— Assigned task —
Scan the data for "from" and copy each matching line.

— Task inputs —
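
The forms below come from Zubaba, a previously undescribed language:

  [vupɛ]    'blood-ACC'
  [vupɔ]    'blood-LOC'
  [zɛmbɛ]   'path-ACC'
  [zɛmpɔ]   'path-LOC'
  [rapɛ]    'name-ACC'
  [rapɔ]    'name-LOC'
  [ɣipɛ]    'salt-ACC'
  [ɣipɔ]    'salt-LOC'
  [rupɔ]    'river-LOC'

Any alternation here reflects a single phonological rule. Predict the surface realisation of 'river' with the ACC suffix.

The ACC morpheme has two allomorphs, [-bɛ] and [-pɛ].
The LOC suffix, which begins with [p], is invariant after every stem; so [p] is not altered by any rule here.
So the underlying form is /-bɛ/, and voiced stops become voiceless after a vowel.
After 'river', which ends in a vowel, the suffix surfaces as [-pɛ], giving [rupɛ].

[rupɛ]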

...

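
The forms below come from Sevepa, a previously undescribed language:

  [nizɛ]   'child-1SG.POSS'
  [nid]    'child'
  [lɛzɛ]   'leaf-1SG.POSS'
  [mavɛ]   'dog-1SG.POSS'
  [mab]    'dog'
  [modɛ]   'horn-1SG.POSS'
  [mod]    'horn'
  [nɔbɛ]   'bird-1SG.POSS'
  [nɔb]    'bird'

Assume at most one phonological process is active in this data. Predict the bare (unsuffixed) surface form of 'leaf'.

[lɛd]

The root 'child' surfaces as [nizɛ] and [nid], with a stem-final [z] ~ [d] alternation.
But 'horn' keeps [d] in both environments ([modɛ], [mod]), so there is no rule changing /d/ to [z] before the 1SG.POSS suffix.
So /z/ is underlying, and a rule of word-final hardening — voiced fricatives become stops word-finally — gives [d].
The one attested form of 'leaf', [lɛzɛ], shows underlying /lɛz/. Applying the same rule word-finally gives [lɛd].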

==

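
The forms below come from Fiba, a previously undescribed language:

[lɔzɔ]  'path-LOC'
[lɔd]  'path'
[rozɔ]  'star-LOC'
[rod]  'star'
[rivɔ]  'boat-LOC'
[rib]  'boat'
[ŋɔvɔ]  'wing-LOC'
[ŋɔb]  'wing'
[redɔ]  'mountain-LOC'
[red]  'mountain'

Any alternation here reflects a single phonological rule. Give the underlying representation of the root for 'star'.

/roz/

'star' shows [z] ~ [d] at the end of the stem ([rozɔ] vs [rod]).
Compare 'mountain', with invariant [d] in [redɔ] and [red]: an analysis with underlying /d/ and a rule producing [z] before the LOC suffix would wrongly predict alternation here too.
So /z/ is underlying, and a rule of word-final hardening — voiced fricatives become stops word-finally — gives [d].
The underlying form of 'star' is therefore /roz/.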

— Written answer —
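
The forms below come from Zubaba, a previously undescribed language:
The forms below come from Sevepa, a previously undescribed language:
The forms below come from Fiba, a previously undescribed language: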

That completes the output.